:: ENTRIES SHOWN ::
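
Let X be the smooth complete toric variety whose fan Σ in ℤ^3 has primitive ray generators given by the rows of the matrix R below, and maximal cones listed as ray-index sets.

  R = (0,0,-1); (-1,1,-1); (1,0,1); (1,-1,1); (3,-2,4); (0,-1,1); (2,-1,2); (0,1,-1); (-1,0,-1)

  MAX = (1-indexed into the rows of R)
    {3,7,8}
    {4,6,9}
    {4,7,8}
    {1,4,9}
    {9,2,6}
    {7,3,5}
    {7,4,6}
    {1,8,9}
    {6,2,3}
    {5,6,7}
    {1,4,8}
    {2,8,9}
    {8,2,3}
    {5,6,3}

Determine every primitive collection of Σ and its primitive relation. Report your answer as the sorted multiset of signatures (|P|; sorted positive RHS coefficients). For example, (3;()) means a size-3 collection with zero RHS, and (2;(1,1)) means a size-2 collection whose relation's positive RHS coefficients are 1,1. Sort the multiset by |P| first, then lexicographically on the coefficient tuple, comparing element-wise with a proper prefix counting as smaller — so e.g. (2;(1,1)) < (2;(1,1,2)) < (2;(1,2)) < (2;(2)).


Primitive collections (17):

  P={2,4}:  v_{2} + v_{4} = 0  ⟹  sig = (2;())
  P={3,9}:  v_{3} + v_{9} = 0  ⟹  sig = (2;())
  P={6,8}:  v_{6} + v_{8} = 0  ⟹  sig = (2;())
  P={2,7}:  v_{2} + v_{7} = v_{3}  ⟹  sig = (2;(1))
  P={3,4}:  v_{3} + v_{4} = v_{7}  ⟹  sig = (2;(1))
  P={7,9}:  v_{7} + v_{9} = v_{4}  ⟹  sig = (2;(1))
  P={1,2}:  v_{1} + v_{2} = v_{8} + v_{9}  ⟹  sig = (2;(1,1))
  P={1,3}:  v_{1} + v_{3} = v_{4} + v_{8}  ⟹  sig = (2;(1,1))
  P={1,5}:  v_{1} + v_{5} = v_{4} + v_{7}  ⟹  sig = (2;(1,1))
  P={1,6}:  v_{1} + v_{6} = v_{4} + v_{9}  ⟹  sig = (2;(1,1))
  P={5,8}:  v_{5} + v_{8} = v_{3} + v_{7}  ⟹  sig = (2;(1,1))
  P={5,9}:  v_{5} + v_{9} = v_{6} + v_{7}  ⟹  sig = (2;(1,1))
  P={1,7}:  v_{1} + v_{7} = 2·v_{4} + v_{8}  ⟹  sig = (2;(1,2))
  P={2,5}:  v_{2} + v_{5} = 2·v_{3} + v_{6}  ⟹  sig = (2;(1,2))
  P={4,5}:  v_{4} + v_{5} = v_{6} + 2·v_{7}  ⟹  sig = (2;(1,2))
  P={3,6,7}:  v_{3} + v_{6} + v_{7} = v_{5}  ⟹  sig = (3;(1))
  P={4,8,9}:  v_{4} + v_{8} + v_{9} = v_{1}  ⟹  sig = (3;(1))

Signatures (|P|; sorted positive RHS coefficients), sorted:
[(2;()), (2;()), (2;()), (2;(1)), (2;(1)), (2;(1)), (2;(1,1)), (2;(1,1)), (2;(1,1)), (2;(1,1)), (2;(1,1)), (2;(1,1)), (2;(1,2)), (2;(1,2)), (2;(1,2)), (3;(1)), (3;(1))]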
---
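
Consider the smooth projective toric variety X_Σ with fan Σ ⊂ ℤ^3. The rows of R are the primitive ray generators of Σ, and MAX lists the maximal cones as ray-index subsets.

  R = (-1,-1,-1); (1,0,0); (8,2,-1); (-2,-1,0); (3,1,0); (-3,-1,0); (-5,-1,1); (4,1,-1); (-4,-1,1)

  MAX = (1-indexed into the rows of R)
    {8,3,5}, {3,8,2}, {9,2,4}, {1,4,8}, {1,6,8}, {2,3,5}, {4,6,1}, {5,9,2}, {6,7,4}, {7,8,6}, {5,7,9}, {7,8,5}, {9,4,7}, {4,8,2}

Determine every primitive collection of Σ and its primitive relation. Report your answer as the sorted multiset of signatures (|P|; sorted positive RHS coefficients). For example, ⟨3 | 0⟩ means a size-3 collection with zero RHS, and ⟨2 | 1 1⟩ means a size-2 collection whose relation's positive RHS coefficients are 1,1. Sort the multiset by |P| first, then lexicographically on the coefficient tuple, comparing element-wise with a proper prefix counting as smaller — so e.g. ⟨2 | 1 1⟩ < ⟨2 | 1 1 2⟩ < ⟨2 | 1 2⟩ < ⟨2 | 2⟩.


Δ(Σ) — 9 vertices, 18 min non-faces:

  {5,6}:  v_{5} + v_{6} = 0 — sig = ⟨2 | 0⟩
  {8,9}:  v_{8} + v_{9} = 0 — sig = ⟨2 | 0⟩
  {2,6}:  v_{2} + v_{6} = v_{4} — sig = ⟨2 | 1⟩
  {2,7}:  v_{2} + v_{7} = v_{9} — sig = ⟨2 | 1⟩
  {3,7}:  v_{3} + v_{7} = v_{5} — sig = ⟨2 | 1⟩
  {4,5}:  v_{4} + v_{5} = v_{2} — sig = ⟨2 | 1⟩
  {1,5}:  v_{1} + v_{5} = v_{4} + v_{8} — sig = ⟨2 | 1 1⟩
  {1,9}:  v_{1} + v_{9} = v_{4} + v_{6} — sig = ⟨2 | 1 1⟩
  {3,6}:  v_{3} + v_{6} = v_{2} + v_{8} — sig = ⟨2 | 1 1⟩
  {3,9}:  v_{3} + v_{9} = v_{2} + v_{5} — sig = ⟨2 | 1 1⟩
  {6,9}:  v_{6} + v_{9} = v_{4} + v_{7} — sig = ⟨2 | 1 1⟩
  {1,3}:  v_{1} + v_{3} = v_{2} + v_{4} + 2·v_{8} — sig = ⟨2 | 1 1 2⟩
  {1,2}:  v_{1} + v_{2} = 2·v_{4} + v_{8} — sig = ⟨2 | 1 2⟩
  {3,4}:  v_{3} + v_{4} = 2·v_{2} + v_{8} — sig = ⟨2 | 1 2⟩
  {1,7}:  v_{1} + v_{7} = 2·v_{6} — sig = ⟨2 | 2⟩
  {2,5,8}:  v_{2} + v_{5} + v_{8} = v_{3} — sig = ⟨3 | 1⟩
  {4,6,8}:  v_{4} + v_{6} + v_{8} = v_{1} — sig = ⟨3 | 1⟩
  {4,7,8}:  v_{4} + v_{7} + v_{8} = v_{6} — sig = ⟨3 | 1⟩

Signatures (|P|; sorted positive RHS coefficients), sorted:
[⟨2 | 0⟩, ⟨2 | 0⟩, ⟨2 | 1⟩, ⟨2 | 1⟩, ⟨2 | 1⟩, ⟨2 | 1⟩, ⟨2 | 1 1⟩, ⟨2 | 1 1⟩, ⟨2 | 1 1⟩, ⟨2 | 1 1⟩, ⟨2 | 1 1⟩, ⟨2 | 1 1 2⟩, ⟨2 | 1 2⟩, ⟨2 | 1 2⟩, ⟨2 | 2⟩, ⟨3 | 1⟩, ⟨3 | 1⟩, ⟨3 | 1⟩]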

:: WHAT THIS TASK INVOLVES ::
What lines in the material above include "generators"? Copy every one of them.

:: ANSWER SPACE ::
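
Let X be the smooth complete toric variety whose fan Σ in ℤ^3 has primitive ray generators given by the rows of the matrix R below, and maximal cones listed as ray-index sets.
Consider the smooth projective toric variety X_Σ with fan Σ ⊂ ℤ^3. The rows of R are the primitive ray generators of Σ, and MAX lists the maximal cones as ray-index subsets.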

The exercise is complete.